#### TASK INPUTS

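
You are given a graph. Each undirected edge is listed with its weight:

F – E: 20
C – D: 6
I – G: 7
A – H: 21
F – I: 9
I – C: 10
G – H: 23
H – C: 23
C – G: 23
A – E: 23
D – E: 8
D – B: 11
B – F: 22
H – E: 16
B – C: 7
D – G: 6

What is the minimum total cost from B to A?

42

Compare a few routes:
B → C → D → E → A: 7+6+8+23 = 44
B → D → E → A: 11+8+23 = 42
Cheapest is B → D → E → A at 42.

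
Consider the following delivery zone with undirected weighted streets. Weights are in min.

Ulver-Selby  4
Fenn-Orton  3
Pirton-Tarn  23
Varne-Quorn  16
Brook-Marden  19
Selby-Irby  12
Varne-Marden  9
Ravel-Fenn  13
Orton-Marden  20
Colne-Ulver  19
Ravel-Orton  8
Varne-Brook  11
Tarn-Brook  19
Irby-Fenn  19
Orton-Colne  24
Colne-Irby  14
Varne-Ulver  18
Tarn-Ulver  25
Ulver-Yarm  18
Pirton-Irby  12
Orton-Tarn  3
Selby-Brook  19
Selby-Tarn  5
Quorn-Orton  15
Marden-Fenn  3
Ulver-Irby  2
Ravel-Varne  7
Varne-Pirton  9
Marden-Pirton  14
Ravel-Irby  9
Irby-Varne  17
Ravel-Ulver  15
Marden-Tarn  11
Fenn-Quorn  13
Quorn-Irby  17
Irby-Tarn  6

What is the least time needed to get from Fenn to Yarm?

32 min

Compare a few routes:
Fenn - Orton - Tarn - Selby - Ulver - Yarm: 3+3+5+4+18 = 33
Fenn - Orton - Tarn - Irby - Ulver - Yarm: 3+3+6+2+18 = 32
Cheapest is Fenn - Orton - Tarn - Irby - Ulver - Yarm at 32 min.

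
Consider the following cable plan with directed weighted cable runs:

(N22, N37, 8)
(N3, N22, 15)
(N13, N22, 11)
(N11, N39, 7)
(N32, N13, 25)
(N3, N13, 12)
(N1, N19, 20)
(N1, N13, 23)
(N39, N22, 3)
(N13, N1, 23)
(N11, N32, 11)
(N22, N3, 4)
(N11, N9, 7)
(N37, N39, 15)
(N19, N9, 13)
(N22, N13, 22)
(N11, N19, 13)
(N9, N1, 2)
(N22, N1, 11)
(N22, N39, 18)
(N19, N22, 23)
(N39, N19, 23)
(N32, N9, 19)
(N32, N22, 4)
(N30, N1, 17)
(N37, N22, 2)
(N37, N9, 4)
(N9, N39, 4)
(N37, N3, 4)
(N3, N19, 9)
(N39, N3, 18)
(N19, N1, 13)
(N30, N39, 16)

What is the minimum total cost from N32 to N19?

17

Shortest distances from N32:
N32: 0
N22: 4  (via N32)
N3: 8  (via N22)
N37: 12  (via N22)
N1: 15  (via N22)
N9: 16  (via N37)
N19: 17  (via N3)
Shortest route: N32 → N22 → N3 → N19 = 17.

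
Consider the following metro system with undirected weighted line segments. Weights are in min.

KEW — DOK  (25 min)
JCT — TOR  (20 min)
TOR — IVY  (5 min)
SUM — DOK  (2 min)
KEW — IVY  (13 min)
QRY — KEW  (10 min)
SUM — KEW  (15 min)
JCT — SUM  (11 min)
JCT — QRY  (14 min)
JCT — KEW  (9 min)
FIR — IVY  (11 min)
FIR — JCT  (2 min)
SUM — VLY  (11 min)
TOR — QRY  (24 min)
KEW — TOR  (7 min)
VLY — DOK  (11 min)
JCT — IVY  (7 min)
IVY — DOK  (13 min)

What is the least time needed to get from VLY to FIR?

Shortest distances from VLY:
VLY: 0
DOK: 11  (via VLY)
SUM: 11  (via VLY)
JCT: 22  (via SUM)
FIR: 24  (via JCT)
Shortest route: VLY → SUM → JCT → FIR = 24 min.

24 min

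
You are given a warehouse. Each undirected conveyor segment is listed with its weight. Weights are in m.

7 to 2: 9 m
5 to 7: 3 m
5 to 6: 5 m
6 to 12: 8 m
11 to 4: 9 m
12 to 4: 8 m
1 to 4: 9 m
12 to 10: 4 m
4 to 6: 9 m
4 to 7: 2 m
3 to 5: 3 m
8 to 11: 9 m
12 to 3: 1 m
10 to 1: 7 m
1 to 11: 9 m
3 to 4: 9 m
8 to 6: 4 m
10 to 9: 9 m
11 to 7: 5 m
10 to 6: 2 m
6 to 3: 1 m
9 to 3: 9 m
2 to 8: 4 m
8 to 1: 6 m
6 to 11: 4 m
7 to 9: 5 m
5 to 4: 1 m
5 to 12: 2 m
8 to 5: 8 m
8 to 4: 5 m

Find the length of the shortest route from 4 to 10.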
==
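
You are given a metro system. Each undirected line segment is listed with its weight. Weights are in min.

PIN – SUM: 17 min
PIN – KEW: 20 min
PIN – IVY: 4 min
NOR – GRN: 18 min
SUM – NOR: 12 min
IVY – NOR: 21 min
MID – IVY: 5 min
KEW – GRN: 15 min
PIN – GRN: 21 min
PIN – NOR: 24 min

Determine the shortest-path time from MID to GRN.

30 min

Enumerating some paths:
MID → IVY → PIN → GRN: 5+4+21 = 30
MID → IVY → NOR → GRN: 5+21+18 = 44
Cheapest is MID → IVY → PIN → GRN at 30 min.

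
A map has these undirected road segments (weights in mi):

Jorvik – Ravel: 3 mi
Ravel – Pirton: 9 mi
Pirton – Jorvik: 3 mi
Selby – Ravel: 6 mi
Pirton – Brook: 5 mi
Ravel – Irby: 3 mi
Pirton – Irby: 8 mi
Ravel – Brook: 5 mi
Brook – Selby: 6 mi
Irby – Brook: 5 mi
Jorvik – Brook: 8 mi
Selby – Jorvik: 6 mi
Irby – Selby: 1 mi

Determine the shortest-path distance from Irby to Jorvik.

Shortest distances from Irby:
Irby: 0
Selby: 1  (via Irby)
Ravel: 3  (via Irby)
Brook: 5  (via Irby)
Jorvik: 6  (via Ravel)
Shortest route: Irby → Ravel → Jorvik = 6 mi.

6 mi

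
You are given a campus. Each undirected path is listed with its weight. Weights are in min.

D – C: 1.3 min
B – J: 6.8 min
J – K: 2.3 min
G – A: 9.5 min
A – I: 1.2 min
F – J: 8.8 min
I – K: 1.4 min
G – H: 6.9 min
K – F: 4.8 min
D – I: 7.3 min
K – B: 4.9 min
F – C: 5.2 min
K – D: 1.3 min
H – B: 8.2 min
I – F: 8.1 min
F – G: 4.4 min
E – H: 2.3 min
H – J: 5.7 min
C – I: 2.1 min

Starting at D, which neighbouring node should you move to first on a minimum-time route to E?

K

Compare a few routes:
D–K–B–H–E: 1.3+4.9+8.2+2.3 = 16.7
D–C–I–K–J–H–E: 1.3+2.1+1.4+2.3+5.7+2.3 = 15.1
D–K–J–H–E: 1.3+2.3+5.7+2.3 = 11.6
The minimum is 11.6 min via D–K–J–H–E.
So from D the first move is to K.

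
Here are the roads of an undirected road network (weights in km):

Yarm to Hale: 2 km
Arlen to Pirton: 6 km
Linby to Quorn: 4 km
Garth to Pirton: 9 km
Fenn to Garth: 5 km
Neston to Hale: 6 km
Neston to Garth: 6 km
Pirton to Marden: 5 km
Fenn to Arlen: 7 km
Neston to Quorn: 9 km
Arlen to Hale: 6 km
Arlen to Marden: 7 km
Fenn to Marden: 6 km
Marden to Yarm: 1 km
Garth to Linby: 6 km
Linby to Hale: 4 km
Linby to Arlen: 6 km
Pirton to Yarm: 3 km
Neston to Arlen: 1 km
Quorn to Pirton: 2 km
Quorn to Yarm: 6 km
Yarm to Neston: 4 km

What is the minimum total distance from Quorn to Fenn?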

#### PROBLEM TO SOLVE
The exact lines of the material above starting at the one that contains "You are given a graph." and ending at the one that contains "(N30, N39, 16)" are what to retype; leave out everything else.

#### EXERCISE RESULT
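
You are given a graph. Each undirected edge is listed with its weight:

F – E: 20
C – D: 6
I – G: 7
A – H: 21
F – I: 9
I – C: 10
G – H: 23
H – C: 23
C – G: 23
A – E: 23
D – E: 8
D – B: 11
B – F: 22
H – E: 16
B – C: 7
D – G: 6

What is the minimum total cost from B to A?

42

Compare a few routes:
B → C → D → E → A: 7+6+8+23 = 44
B → D → E → A: 11+8+23 = 42
Cheapest is B → D → E → A at 42.

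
Consider the following delivery zone with undirected weighted streets. Weights are in min.

Ulver-Selby  4
Fenn-Orton  3
Pirton-Tarn  23
Varne-Quorn  16
Brook-Marden  19
Selby-Irby  12
Varne-Marden  9
Ravel-Fenn  13
Orton-Marden  20
Colne-Ulver  19
Ravel-Orton  8
Varne-Brook  11
Tarn-Brook  19
Irby-Fenn  19
Orton-Colne  24
Colne-Irby  14
Varne-Ulver  18
Tarn-Ulver  25
Ulver-Yarm  18
Pirton-Irby  12
Orton-Tarn  3
Selby-Brook  19
Selby-Tarn  5
Quorn-Orton  15
Marden-Fenn  3
Ulver-Irby  2
Ravel-Varne  7
Varne-Pirton  9
Marden-Pirton  14
Ravel-Irby  9
Irby-Varne  17
Ravel-Ulver  15
Marden-Tarn  11
Fenn-Quorn  13
Quorn-Irby  17
Irby-Tarn  6

What is the least time needed to get from Fenn to Yarm?

32 min

Compare a few routes:
Fenn - Orton - Tarn - Selby - Ulver - Yarm: 3+3+5+4+18 = 33
Fenn - Orton - Tarn - Irby - Ulver - Yarm: 3+3+6+2+18 = 32
Cheapest is Fenn - Orton - Tarn - Irby - Ulver - Yarm at 32 min.

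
Consider the following cable plan with directed weighted cable runs:

(N22, N37, 8)
(N3, N22, 15)
(N13, N22, 11)
(N11, N39, 7)
(N32, N13, 25)
(N3, N13, 12)
(N1, N19, 20)
(N1, N13, 23)
(N39, N22, 3)
(N13, N1, 23)
(N11, N32, 11)
(N22, N3, 4)
(N11, N9, 7)
(N37, N39, 15)
(N19, N9, 13)
(N22, N13, 22)
(N11, N19, 13)
(N9, N1, 2)
(N22, N1, 11)
(N22, N39, 18)
(N19, N22, 23)
(N39, N19, 23)
(N32, N9, 19)
(N32, N22, 4)
(N30, N1, 17)
(N37, N22, 2)
(N37, N9, 4)
(N9, N39, 4)
(N37, N3, 4)
(N3, N19, 9)
(N39, N3, 18)
(N19, N1, 13)
(N30, N39, 16)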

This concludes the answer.